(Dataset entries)
━━━

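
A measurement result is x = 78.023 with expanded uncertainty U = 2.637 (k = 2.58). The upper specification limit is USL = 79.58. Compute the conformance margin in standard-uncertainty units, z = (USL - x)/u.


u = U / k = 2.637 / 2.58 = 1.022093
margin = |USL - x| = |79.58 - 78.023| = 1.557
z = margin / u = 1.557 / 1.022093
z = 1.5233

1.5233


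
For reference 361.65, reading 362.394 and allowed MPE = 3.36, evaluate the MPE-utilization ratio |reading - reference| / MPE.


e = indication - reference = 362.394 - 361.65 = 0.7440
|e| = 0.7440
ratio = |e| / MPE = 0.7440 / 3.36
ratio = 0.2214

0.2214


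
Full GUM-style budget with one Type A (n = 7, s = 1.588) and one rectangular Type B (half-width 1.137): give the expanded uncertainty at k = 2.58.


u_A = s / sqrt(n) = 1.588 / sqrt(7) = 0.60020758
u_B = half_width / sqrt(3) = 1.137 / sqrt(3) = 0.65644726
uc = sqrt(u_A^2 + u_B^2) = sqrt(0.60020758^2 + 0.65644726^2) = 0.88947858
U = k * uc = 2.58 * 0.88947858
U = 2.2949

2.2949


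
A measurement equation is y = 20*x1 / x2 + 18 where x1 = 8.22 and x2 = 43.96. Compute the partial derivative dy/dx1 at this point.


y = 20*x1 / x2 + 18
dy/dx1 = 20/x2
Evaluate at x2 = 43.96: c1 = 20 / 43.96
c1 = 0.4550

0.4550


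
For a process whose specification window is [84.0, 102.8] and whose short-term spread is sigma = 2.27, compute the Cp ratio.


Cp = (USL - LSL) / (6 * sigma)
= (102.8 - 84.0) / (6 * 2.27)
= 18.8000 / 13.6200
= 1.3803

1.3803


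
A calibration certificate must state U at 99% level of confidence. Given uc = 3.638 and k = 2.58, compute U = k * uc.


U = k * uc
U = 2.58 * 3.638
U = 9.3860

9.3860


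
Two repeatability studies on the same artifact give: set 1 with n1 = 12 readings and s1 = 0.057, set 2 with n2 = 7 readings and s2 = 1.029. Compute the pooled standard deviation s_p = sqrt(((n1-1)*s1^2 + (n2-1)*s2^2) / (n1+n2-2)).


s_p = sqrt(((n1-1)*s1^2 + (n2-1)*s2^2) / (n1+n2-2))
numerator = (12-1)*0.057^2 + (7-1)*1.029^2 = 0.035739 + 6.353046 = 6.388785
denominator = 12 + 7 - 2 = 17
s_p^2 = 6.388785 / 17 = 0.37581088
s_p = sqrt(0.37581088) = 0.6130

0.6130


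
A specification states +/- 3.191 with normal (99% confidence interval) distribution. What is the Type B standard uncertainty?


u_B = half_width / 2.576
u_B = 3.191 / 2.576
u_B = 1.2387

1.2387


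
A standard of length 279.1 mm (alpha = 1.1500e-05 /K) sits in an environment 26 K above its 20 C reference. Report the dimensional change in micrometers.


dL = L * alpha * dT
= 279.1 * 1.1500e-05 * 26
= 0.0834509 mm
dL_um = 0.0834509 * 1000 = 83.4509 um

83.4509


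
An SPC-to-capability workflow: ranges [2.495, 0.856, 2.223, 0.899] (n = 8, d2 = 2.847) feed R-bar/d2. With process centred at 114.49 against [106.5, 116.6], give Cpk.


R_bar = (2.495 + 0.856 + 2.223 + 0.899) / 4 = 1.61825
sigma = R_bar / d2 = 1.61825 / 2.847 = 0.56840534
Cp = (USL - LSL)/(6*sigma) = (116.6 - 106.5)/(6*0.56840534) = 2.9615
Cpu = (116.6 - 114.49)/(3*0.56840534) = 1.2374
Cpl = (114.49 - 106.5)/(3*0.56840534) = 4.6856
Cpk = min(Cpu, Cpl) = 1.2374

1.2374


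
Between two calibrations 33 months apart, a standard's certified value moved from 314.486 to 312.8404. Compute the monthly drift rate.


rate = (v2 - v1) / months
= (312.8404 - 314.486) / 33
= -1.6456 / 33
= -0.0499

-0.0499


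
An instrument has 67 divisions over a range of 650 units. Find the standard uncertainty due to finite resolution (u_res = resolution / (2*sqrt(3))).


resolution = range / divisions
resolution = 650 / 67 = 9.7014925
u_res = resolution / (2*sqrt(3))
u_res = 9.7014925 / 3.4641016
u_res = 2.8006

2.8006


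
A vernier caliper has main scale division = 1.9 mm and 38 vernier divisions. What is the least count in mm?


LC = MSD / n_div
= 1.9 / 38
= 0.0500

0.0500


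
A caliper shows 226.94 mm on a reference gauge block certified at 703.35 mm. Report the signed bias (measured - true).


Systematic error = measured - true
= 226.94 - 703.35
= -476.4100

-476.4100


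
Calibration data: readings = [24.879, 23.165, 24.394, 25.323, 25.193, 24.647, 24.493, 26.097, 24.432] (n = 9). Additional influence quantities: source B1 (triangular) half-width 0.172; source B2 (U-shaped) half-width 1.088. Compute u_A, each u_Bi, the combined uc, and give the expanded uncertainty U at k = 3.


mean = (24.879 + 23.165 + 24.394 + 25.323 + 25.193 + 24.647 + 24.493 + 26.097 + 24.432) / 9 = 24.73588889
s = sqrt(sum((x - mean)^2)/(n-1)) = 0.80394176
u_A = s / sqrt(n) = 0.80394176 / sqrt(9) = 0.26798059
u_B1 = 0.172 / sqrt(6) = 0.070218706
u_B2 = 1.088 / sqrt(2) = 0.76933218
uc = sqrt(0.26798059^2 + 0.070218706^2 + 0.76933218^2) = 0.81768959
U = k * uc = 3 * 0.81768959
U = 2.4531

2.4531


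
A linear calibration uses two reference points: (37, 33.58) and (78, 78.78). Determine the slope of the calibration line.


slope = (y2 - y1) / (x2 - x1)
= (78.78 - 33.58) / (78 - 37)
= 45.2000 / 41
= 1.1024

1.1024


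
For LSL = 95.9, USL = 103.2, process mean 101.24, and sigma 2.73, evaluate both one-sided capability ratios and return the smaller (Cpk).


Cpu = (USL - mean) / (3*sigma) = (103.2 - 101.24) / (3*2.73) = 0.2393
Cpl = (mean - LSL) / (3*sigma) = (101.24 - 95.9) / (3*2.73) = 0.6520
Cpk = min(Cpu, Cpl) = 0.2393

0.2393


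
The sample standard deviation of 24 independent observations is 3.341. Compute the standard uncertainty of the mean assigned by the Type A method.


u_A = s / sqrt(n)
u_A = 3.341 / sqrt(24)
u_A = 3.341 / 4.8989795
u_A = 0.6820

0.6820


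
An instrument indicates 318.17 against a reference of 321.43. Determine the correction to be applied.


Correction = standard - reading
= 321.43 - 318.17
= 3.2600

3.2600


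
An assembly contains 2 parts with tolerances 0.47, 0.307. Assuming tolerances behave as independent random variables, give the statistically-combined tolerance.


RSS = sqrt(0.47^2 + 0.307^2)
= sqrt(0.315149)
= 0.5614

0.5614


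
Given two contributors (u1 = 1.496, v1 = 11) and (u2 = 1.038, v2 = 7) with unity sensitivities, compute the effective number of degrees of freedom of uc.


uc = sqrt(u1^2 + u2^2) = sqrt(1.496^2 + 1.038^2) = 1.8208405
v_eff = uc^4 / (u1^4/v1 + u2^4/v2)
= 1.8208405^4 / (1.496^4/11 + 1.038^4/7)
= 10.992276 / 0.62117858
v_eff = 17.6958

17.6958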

━━━

» **Exercise brief**:
Every line of the data must appear again in the answer, exactly as written.

» **Result for this task**:
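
A measurement result is x = 78.023 with expanded uncertainty U = 2.637 (k = 2.58). The upper specification limit is USL = 79.58. Compute the conformance margin in standard-uncertainty units, z = (USL - x)/u.


u = U / k = 2.637 / 2.58 = 1.022093
margin = |USL - x| = |79.58 - 78.023| = 1.557
z = margin / u = 1.557 / 1.022093
z = 1.5233

1.5233


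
For reference 361.65, reading 362.394 and allowed MPE = 3.36, evaluate the MPE-utilization ratio |reading - reference| / MPE.


e = indication - reference = 362.394 - 361.65 = 0.7440
|e| = 0.7440
ratio = |e| / MPE = 0.7440 / 3.36
ratio = 0.2214

0.2214


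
Full GUM-style budget with one Type A (n = 7, s = 1.588) and one rectangular Type B (half-width 1.137): give the expanded uncertainty at k = 2.58.


u_A = s / sqrt(n) = 1.588 / sqrt(7) = 0.60020758
u_B = half_width / sqrt(3) = 1.137 / sqrt(3) = 0.65644726
uc = sqrt(u_A^2 + u_B^2) = sqrt(0.60020758^2 + 0.65644726^2) = 0.88947858
U = k * uc = 2.58 * 0.88947858
U = 2.2949

2.2949


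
A measurement equation is y = 20*x1 / x2 + 18 where x1 = 8.22 and x2 = 43.96. Compute the partial derivative dy/dx1 at this point.


y = 20*x1 / x2 + 18
dy/dx1 = 20/x2
Evaluate at x2 = 43.96: c1 = 20 / 43.96
c1 = 0.4550

0.4550


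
For a process whose specification window is [84.0, 102.8] and whose short-term spread is sigma = 2.27, compute the Cp ratio.


Cp = (USL - LSL) / (6 * sigma)
= (102.8 - 84.0) / (6 * 2.27)
= 18.8000 / 13.6200
= 1.3803

1.3803


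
A calibration certificate must state U at 99% level of confidence. Given uc = 3.638 and k = 2.58, compute U = k * uc.


U = k * uc
U = 2.58 * 3.638
U = 9.3860

9.3860


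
Two repeatability studies on the same artifact give: set 1 with n1 = 12 readings and s1 = 0.057, set 2 with n2 = 7 readings and s2 = 1.029. Compute the pooled standard deviation s_p = sqrt(((n1-1)*s1^2 + (n2-1)*s2^2) / (n1+n2-2)).


s_p = sqrt(((n1-1)*s1^2 + (n2-1)*s2^2) / (n1+n2-2))
numerator = (12-1)*0.057^2 + (7-1)*1.029^2 = 0.035739 + 6.353046 = 6.388785
denominator = 12 + 7 - 2 = 17
s_p^2 = 6.388785 / 17 = 0.37581088
s_p = sqrt(0.37581088) = 0.6130

0.6130


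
A specification states +/- 3.191 with normal (99% confidence interval) distribution. What is the Type B standard uncertainty?


u_B = half_width / 2.576
u_B = 3.191 / 2.576
u_B = 1.2387

1.2387


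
A standard of length 279.1 mm (alpha = 1.1500e-05 /K) sits in an environment 26 K above its 20 C reference. Report the dimensional change in micrometers.


dL = L * alpha * dT
= 279.1 * 1.1500e-05 * 26
= 0.0834509 mm
dL_um = 0.0834509 * 1000 = 83.4509 um

83.4509


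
An SPC-to-capability workflow: ranges [2.495, 0.856, 2.223, 0.899] (n = 8, d2 = 2.847) feed R-bar/d2. With process centred at 114.49 against [106.5, 116.6], give Cpk.


R_bar = (2.495 + 0.856 + 2.223 + 0.899) / 4 = 1.61825
sigma = R_bar / d2 = 1.61825 / 2.847 = 0.56840534
Cp = (USL - LSL)/(6*sigma) = (116.6 - 106.5)/(6*0.56840534) = 2.9615
Cpu = (116.6 - 114.49)/(3*0.56840534) = 1.2374
Cpl = (114.49 - 106.5)/(3*0.56840534) = 4.6856
Cpk = min(Cpu, Cpl) = 1.2374

1.2374


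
Between two calibrations 33 months apart, a standard's certified value moved from 314.486 to 312.8404. Compute the monthly drift rate.


rate = (v2 - v1) / months
= (312.8404 - 314.486) / 33
= -1.6456 / 33
= -0.0499

-0.0499


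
An instrument has 67 divisions over a range of 650 units. Find the standard uncertainty due to finite resolution (u_res = resolution / (2*sqrt(3))).


resolution = range / divisions
resolution = 650 / 67 = 9.7014925
u_res = resolution / (2*sqrt(3))
u_res = 9.7014925 / 3.4641016
u_res = 2.8006

2.8006


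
A vernier caliper has main scale division = 1.9 mm and 38 vernier divisions. What is the least count in mm?


LC = MSD / n_div
= 1.9 / 38
= 0.0500

0.0500


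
A caliper shows 226.94 mm on a reference gauge block certified at 703.35 mm. Report the signed bias (measured - true).


Systematic error = measured - true
= 226.94 - 703.35
= -476.4100

-476.4100


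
Calibration data: readings = [24.879, 23.165, 24.394, 25.323, 25.193, 24.647, 24.493, 26.097, 24.432] (n = 9). Additional influence quantities: source B1 (triangular) half-width 0.172; source B2 (U-shaped) half-width 1.088. Compute u_A, each u_Bi, the combined uc, and give the expanded uncertainty U at k = 3.


mean = (24.879 + 23.165 + 24.394 + 25.323 + 25.193 + 24.647 + 24.493 + 26.097 + 24.432) / 9 = 24.73588889
s = sqrt(sum((x - mean)^2)/(n-1)) = 0.80394176
u_A = s / sqrt(n) = 0.80394176 / sqrt(9) = 0.26798059
u_B1 = 0.172 / sqrt(6) = 0.070218706
u_B2 = 1.088 / sqrt(2) = 0.76933218
uc = sqrt(0.26798059^2 + 0.070218706^2 + 0.76933218^2) = 0.81768959
U = k * uc = 3 * 0.81768959
U = 2.4531

2.4531


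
A linear calibration uses two reference points: (37, 33.58) and (78, 78.78). Determine the slope of the calibration line.


slope = (y2 - y1) / (x2 - x1)
= (78.78 - 33.58) / (78 - 37)
= 45.2000 / 41
= 1.1024

1.1024


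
For LSL = 95.9, USL = 103.2, process mean 101.24, and sigma 2.73, evaluate both one-sided capability ratios and return the smaller (Cpk).


Cpu = (USL - mean) / (3*sigma) = (103.2 - 101.24) / (3*2.73) = 0.2393
Cpl = (mean - LSL) / (3*sigma) = (101.24 - 95.9) / (3*2.73) = 0.6520
Cpk = min(Cpu, Cpl) = 0.2393

0.2393


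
The sample standard deviation of 24 independent observations is 3.341. Compute the standard uncertainty of the mean assigned by the Type A method.


u_A = s / sqrt(n)
u_A = 3.341 / sqrt(24)
u_A = 3.341 / 4.8989795
u_A = 0.6820

0.6820


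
An instrument indicates 318.17 against a reference of 321.43. Determine the correction to be applied.


Correction = standard - reading
= 321.43 - 318.17
= 3.2600

3.2600


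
An assembly contains 2 parts with tolerances 0.47, 0.307. Assuming tolerances behave as independent random variables, give the statistically-combined tolerance.


RSS = sqrt(0.47^2 + 0.307^2)
= sqrt(0.315149)
= 0.5614

0.5614


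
Given two contributors (u1 = 1.496, v1 = 11) and (u2 = 1.038, v2 = 7) with unity sensitivities, compute the effective number of degrees of freedom of uc.


uc = sqrt(u1^2 + u2^2) = sqrt(1.496^2 + 1.038^2) = 1.8208405
v_eff = uc^4 / (u1^4/v1 + u2^4/v2)
= 1.8208405^4 / (1.496^4/11 + 1.038^4/7)
= 10.992276 / 0.62117858
v_eff = 17.6958

17.6958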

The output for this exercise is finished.